## Dataset excerpts
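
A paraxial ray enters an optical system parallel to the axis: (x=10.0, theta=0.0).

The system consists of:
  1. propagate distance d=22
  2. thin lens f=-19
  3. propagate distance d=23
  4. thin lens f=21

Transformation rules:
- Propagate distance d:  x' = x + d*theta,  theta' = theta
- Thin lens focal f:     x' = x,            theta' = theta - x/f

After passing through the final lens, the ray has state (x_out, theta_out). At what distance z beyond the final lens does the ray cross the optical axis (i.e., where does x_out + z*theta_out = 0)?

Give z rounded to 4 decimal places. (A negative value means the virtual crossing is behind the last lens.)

Answer: 42.0000

Derivation:
Initial: x=10.0000 theta=0.0000
After 1 (propagate distance d=22): x=10.0000 theta=0.0000
After 2 (thin lens f=-19): x=10.0000 theta=10/19 (≈0.5263)
After 3 (propagate distance d=23): x=420/19 (≈22.1053) theta=10/19 (≈0.5263)
After 4 (thin lens f=21): x=420/19 (≈22.1053) theta=-10/19 (≈-0.5263)
z_focus = -x_out/theta_out = -(420/19)/(-10/19) = 42.0000
Rounded to 4 decimal places: z = 42.0000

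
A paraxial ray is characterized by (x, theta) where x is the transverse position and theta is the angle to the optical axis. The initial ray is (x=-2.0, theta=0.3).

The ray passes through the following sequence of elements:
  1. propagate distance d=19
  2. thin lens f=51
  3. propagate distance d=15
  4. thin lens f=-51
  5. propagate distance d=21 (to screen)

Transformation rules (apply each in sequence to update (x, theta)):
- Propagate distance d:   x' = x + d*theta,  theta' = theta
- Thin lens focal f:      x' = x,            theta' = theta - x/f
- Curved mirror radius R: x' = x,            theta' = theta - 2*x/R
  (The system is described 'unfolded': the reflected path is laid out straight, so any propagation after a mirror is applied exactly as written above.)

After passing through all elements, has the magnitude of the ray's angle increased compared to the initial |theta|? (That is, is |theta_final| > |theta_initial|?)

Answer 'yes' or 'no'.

Initial: x=-2.0000 theta=0.3000
After 1 (propagate distance d=19): x=3.7000 theta=0.3000
After 2 (thin lens f=51): x=3.7000 theta=58/255 (≈0.2275)
After 3 (propagate distance d=15): x=1209/170 (≈7.1118) theta=58/255 (≈0.2275)
After 4 (thin lens f=-51): x=1209/170 (≈7.1118) theta=3181/8670 (≈0.3669)
After 5 (propagate distance d=21 (to screen)): x=4282/289 (≈14.8166) theta=3181/8670 (≈0.3669)
|theta_initial|=0.3000 |theta_final|=3181/8670 (≈0.3669) -> increased

Answer: yes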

## Instructions for the task
Give the lines again, exactly as they stand, from the beginning of the data through the line with "- Curved mirror".

## Task result
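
A paraxial ray enters an optical system parallel to the axis: (x=10.0, theta=0.0).

The system consists of:
  1. propagate distance d=22
  2. thin lens f=-19
  3. propagate distance d=23
  4. thin lens f=21

Transformation rules:
- Propagate distance d:  x' = x + d*theta,  theta' = theta
- Thin lens focal f:     x' = x,            theta' = theta - x/f

After passing through the final lens, the ray has state (x_out, theta_out). At what distance z beyond the final lens does the ray cross the optical axis (i.e., where does x_out + z*theta_out = 0)?

Give z rounded to 4 decimal places. (A negative value means the virtual crossing is behind the last lens.)

Answer: 42.0000

Derivation:
Initial: x=10.0000 theta=0.0000
After 1 (propagate distance d=22): x=10.0000 theta=0.0000
After 2 (thin lens f=-19): x=10.0000 theta=10/19 (≈0.5263)
After 3 (propagate distance d=23): x=420/19 (≈22.1053) theta=10/19 (≈0.5263)
After 4 (thin lens f=21): x=420/19 (≈22.1053) theta=-10/19 (≈-0.5263)
z_focus = -x_out/theta_out = -(420/19)/(-10/19) = 42.0000
Rounded to 4 decimal places: z = 42.0000

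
A paraxial ray is characterized by (x, theta) where x is the transverse position and theta is the angle to the optical axis. The initial ray is (x=-2.0, theta=0.3).

The ray passes through the following sequence of elements:
  1. propagate distance d=19
  2. thin lens f=51
  3. propagate distance d=15
  4. thin lens f=-51
  5. propagate distance d=21 (to screen)

Transformation rules (apply each in sequence to update (x, theta)):
- Propagate distance d:   x' = x + d*theta,  theta' = theta
- Thin lens focal f:      x' = x,            theta' = theta - x/f
- Curved mirror radius R: x' = x,            theta' = theta - 2*x/R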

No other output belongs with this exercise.